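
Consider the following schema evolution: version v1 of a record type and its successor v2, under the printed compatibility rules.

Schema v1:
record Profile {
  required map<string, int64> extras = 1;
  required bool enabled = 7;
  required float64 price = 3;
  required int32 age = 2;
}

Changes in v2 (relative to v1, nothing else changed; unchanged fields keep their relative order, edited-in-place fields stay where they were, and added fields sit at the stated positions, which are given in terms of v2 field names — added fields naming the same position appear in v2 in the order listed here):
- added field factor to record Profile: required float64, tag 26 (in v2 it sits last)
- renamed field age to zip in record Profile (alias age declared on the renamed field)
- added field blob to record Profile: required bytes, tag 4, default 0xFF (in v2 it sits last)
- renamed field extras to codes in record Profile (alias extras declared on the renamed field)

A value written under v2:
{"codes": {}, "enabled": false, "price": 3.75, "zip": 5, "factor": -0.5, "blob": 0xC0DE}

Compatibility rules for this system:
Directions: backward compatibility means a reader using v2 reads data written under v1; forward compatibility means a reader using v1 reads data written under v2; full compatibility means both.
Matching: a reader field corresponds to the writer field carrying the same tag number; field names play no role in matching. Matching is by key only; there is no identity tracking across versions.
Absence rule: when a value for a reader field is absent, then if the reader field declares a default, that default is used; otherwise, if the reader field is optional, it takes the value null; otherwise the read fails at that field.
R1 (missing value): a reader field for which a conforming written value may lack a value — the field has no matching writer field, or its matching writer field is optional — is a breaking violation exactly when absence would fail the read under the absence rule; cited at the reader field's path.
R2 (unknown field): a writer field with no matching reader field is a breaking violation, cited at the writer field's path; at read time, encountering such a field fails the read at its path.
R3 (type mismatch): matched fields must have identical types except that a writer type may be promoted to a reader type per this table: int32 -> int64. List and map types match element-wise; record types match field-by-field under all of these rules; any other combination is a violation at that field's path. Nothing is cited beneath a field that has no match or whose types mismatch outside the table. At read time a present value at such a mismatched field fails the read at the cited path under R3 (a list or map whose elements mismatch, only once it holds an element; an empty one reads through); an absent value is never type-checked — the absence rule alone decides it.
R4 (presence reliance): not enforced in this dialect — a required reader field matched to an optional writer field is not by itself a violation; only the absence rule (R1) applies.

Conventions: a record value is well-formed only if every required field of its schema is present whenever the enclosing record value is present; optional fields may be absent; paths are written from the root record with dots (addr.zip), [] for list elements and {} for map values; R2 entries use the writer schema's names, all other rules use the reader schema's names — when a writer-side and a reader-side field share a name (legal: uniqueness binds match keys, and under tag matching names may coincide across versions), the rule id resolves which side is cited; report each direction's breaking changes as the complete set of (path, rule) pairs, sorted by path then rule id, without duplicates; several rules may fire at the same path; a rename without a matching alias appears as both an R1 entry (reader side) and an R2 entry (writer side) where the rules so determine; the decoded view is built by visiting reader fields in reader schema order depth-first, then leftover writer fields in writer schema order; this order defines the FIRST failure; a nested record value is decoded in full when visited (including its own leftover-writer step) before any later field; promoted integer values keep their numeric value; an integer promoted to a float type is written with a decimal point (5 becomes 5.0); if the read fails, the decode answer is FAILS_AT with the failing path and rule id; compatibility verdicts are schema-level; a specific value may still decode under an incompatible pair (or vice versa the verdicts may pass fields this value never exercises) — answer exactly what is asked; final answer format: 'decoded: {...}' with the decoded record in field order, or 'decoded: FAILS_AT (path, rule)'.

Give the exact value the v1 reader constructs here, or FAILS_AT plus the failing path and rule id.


arrows below run writer -> reader for Profile
migrating the Profile value to v1:
  extras := {} (from writer codes)
  enabled := false
  price := 3.75
  age := 5 (from writer zip)
  read fails at factor under R2 (unknown field)
  => FAILS_AT (factor, R2)
ruling out the remaining Profile differences:
  added field blob to record Profile: required bytes, tag 4, default 0xFF (in v2 it sits last) -> affects the rule determinations only; this particular Profile value decodes identically
  renamed field age to zip in record Profile (alias age declared on the renamed field) -> fires no rule on Profile under this dialect and leaves the result unchanged
  renamed field extras to codes in record Profile (alias extras declared on the renamed field) -> fires no rule on Profile under this dialect and leaves the result unchanged

decoded: FAILS_AT (factor, R2)


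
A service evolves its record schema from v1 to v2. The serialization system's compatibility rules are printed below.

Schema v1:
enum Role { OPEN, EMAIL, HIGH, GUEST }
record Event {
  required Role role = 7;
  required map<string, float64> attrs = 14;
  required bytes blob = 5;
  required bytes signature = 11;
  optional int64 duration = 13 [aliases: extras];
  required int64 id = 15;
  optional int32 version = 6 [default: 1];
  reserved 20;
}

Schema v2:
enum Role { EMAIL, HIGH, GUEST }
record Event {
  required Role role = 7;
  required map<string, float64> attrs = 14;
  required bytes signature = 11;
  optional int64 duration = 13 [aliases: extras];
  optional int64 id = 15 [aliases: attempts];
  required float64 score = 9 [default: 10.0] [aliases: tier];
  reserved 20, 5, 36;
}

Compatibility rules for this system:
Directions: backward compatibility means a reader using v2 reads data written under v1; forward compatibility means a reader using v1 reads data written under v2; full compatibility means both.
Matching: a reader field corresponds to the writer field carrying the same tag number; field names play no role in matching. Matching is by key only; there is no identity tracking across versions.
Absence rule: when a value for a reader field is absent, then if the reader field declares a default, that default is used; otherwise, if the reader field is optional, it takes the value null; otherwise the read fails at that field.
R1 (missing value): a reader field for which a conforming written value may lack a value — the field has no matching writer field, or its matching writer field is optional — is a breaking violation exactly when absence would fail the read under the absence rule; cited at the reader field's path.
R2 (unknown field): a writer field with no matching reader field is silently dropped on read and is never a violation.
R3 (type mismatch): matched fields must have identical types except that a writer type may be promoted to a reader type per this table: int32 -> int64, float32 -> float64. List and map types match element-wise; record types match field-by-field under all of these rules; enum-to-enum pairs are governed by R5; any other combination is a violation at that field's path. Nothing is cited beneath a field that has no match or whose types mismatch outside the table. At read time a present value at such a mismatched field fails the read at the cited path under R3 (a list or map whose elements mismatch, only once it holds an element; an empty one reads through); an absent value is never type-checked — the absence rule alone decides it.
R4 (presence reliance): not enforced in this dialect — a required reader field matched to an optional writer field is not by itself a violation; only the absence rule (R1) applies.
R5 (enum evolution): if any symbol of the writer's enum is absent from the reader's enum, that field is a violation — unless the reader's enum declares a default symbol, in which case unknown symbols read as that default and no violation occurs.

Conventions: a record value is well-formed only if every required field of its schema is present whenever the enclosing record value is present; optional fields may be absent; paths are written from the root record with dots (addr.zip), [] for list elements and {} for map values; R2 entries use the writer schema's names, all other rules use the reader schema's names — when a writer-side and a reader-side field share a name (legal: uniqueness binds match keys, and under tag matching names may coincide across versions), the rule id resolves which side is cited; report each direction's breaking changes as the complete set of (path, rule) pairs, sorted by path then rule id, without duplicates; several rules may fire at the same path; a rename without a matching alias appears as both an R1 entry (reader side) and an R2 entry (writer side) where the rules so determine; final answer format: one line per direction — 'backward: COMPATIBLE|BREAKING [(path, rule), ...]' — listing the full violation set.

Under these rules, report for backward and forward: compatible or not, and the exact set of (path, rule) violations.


each type pair in Event: writer, then reader
backward on Event — v2 reading data written by v1:
  role <- role (Role -> Role, writer required)
  attrs <- attrs (map<string, float64> -> map<string, float64>, writer required)
  signature <- signature (bytes -> bytes, writer required)
  duration <- duration (int64 -> int64, writer optional)
  id <- id (int64 -> int64, writer required)
  score has no writer counterpart
  leftover writer field: blob
  leftover writer field: version
  breaking: (role, R5)
  backward on Event therefore BREAKING (1)
forward on Event — v1 reading data written by v2:
  role <- role (Role -> Role, writer required)
  attrs <- attrs (map<string, float64> -> map<string, float64>, writer required)
  blob has no writer counterpart
  signature <- signature (bytes -> bytes, writer required)
  duration <- duration (int64 -> int64, writer optional)
  id <- id (int64 -> int64, writer optional)
  version has no writer counterpart
  leftover writer field: score
  breaking: (blob, R1)
  breaking: (id, R1)
  forward on Event therefore BREAKING (2)

backward: BREAKING [(role, R5)]; forward: BREAKING [(blob, R1), (id, R1)]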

************

Each line from the start of the records through the line holding "required float64 price = 3;" must be returned exactly; nothing else belongs in the answer.

Task answer –
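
Consider the following schema evolution: version v1 of a record type and its successor v2, under the printed compatibility rules.

Schema v1:
record Profile {
  required map<string, int64> extras = 1;
  required bool enabled = 7;
  required float64 price = 3;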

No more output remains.